WORK REQUEST –
Repeat the whole listing exactly as written.

———

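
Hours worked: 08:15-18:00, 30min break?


Total time = (18×60+0) - (8×60+15)
= 1080 - 495 = 585 min
Minus break: 585 - 30 = 555 min
= 9h 15m

9h 15m (555 minutes)


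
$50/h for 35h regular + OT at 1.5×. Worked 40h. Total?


$2125.00

Regular: 35h × $50 = $1750.00
Overtime: 40 - 35 = 5h
OT pay: 5h × $50 × 1.5 = $375.00
Total = $1750.00 + $375.00 = $2125.00


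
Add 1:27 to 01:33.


Start: 93 minutes from midnight
Add: 87 minutes
Total: 180 minutes
Hours: 180 ÷ 60 = 3 remainder 0

03:00


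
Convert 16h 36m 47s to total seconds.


Hours: 16 × 3600 = 57600
Minutes: 36 × 60 = 2160
Seconds: 47
Total = 57600 + 2160 + 47 = 59807

59807 seconds


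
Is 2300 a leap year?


Rules: divisible by 4 AND (not by 100 OR by 400)
2300 ÷ 4 = 575 exactly → divisible by 4
2300 ÷ 100 = 23 exactly → divisible by 100
2300 ÷ 400 = 5 remainder 300 → not divisible by 400
Divisible by 100 but not by 400 → not a leap year

No


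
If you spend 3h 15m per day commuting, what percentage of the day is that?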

———

ANSWER BELOW –
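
Hours worked: 08:15-18:00, 30min break?


Total time = (18×60+0) - (8×60+15)
= 1080 - 495 = 585 min
Minus break: 585 - 30 = 555 min
= 9h 15m

9h 15m (555 minutes)


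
$50/h for 35h regular + OT at 1.5×. Worked 40h. Total?


$2125.00

Regular: 35h × $50 = $1750.00
Overtime: 40 - 35 = 5h
OT pay: 5h × $50 × 1.5 = $375.00
Total = $1750.00 + $375.00 = $2125.00


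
Add 1:27 to 01:33.


Start: 93 minutes from midnight
Add: 87 minutes
Total: 180 minutes
Hours: 180 ÷ 60 = 3 remainder 0

03:00


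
Convert 16h 36m 47s to total seconds.


Hours: 16 × 3600 = 57600
Minutes: 36 × 60 = 2160
Seconds: 47
Total = 57600 + 2160 + 47 = 59807

59807 seconds


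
Is 2300 a leap year?


Rules: divisible by 4 AND (not by 100 OR by 400)
2300 ÷ 4 = 575 exactly → divisible by 4
2300 ÷ 100 = 23 exactly → divisible by 100
2300 ÷ 400 = 5 remainder 300 → not divisible by 400
Divisible by 100 but not by 400 → not a leap year

No


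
If you spend 3h 15m per day commuting, what percentage of the day is that?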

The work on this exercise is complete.